Data provided:
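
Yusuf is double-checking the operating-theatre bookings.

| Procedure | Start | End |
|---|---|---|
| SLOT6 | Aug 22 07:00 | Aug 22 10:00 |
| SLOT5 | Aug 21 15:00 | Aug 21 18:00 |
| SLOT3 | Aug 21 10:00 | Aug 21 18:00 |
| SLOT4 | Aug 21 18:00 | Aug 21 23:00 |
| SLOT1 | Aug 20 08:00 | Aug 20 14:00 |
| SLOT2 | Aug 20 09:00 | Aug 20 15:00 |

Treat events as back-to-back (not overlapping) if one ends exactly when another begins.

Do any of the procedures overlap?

Sorted by start: SLOT1, SLOT2, SLOT3, SLOT5, SLOT4, SLOT6.
SLOT2 starts before SLOT1 ends → SLOT1 and SLOT2 overlap.
That's a conflict, so the schedule is not conflict-free.

Yes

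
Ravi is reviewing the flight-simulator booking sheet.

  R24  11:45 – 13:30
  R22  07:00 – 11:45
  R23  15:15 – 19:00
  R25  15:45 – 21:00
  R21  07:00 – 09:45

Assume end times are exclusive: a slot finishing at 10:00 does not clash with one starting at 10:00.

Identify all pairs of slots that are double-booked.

Two intervals overlap when each starts before the other ends.
Sorted by start: R21, R22, R24, R23, R25.
R22 starts before R21 ends → R21 and R22 overlap.
R24 starts after R21 ends, so R21 has no further overlaps.
R24 starts exactly when R22 ends (back-to-back, no overlap), so R22 has no further overlaps.
R23 starts after R24 ends, so R24 has no further overlaps.
R25 starts before R23 ends → R23 and R25 overlap.

R21 & R22, R23 & R25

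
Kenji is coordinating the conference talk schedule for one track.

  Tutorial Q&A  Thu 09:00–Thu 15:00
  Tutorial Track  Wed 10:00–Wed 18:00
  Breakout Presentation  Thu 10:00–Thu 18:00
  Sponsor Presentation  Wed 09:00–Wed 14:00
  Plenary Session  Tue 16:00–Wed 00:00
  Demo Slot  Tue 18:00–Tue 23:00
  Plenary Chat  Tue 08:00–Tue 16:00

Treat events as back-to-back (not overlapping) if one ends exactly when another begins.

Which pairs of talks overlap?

Sorted by start: Plenary Chat, Plenary Session, Demo Slot, Sponsor Presentation, Tutorial Track, Tutorial Q&A, Breakout Presentation.
Plenary Session starts exactly when Plenary Chat ends (back-to-back, no overlap); Plenary Chat is clear from here.
Demo Slot starts before Plenary Session ends → Plenary Session and Demo Slot overlap.
Sponsor Presentation starts after Plenary Session ends; Plenary Session is clear from here.
Sponsor Presentation starts after Demo Slot ends; Demo Slot is clear from here.
Tutorial Track starts before Sponsor Presentation ends → Sponsor Presentation and Tutorial Track overlap.
Tutorial Q&A starts after Sponsor Presentation ends; Sponsor Presentation is clear from here.
Tutorial Q&A starts after Tutorial Track ends; Tutorial Track is clear from here.
Breakout Presentation starts before Tutorial Q&A ends → Tutorial Q&A and Breakout Presentation overlap.

Breakout Presentation & Tutorial Q&A, Demo Slot & Plenary Session, Sponsor Presentation & Tutorial Track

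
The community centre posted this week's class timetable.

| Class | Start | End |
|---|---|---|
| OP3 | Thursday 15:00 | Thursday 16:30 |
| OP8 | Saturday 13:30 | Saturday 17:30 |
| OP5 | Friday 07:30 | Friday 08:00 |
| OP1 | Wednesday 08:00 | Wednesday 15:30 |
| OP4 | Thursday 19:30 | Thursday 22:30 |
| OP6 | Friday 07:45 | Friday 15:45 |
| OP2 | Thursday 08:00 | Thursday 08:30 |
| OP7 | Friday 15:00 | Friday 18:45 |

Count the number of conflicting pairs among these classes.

2

Two intervals overlap when each starts before the other ends.
Sorted by start: OP1, OP2, OP3, OP4, OP5, OP6, OP7, OP8.
OP2 starts after OP1 ends — done with OP1.
OP3 starts after OP2 ends — done with OP2.
OP4 starts after OP3 ends — done with OP3.
OP5 starts after OP4 ends — done with OP4.
OP6 starts before OP5 ends → OP5 and OP6 overlap.
OP7 starts after OP5 ends — done with OP5.
OP7 starts before OP6 ends → OP6 and OP7 overlap.
OP8 starts after OP6 ends.
OP8 starts after OP7 ends.
Overlapping pairs: OP5 & OP6, OP6 & OP7 — 2 in total.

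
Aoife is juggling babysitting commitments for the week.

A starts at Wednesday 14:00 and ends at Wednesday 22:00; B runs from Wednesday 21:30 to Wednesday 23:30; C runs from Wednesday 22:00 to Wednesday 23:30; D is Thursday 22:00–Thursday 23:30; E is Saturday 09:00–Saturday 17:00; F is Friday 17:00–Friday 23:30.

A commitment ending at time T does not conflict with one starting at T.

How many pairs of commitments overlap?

Check each pair: they overlap iff neither finishes before the other starts.
Sorted by start: A, B, C, D, F, E.
B starts before A ends → A and B overlap.
C starts exactly when A ends (back-to-back, no overlap) — done with A.
C starts before B ends → B and C overlap.
D starts after B ends — done with B.
D starts after C ends — done with C.
F starts after D ends — done with D.
E starts after F ends.
Overlapping pairs: A & B, B & C — 2 in total.

2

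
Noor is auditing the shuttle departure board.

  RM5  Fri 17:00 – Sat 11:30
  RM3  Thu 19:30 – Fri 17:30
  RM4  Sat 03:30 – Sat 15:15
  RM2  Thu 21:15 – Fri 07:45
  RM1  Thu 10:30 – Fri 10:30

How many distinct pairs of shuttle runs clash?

Check each pair: they overlap iff neither finishes before the other starts.
Sorted by start: RM1, RM3, RM2, RM5, RM4.
RM3 starts before RM1 ends → RM1 and RM3 overlap.
RM2 starts before RM1 ends → RM1 and RM2 overlap.
RM5 starts after RM1 ends, so nothing later overlaps RM1 either.
RM2 starts before RM3 ends → RM3 and RM2 overlap.
RM5 starts before RM3 ends → RM3 and RM5 overlap.
RM4 starts after RM3 ends.
RM5 starts after RM2 ends, so nothing later overlaps RM2 either.
RM4 starts before RM5 ends → RM5 and RM4 overlap.
Overlapping pairs: RM1 & RM2, RM1 & RM3, RM2 & RM3, RM3 & RM5, RM4 & RM5 — 5 in total.

5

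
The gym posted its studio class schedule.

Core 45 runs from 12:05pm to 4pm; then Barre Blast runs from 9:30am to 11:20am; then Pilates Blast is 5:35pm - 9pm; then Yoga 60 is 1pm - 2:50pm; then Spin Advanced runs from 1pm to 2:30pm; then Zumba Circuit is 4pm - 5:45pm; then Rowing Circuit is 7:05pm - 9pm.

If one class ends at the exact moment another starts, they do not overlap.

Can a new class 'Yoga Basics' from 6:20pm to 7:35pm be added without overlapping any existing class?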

Exercise objective:
What lines in the records contain the word "Friday"? Return each one.

Answer box:
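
| OP5 | Friday 07:30 | Friday 08:00 |
| OP6 | Friday 07:45 | Friday 15:45 |
| OP7 | Friday 15:00 | Friday 18:45 |
A starts at Wednesday 14:00 and ends at Wednesday 22:00; B runs from Wednesday 21:30 to Wednesday 23:30; C runs from Wednesday 22:00 to Wednesday 23:30; D is Thursday 22:00–Thursday 23:30; E is Saturday 09:00–Saturday 17:00; F is Friday 17:00–Friday 23:30.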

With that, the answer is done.